From the records below, extract only the lines running from the line with "What is (-18307" to the line with "Answer: -43", both lines included, reproducing them exactly.

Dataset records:
***
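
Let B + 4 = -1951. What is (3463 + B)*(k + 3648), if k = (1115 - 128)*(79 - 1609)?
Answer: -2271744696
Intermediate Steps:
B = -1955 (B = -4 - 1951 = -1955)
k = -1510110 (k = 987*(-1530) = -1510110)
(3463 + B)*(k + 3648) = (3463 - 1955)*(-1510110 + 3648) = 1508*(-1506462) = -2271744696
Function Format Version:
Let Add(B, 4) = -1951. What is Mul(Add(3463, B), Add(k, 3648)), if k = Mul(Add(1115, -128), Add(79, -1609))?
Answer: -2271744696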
***
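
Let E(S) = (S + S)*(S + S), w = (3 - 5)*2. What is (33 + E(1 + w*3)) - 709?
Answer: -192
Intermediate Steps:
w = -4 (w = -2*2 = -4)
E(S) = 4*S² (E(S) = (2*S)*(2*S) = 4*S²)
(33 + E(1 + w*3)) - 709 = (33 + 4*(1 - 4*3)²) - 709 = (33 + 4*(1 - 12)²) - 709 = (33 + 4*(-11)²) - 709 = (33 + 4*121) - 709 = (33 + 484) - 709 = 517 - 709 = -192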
***
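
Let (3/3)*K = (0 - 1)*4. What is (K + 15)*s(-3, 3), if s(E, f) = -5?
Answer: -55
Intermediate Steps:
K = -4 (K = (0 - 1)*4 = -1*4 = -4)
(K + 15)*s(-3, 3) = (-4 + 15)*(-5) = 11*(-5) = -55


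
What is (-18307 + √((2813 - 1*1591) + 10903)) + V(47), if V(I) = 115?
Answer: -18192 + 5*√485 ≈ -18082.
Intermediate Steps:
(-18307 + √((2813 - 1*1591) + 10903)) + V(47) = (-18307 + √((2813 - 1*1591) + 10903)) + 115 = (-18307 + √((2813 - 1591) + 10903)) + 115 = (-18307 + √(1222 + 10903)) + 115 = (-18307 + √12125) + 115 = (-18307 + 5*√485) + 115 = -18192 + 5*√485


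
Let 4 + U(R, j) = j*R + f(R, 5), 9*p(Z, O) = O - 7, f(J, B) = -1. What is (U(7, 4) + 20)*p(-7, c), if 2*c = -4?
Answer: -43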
***
Output for this task
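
What is (-18307 + √((2813 - 1*1591) + 10903)) + V(47), if V(I) = 115?
Answer: -18192 + 5*√485 ≈ -18082.
Intermediate Steps:
(-18307 + √((2813 - 1*1591) + 10903)) + V(47) = (-18307 + √((2813 - 1*1591) + 10903)) + 115 = (-18307 + √((2813 - 1591) + 10903)) + 115 = (-18307 + √(1222 + 10903)) + 115 = (-18307 + √12125) + 115 = (-18307 + 5*√485) + 115 = -18192 + 5*√485


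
Let 4 + U(R, j) = j*R + f(R, 5), 9*p(Z, O) = O - 7, f(J, B) = -1. What is (U(7, 4) + 20)*p(-7, c), if 2*c = -4?
Answer: -43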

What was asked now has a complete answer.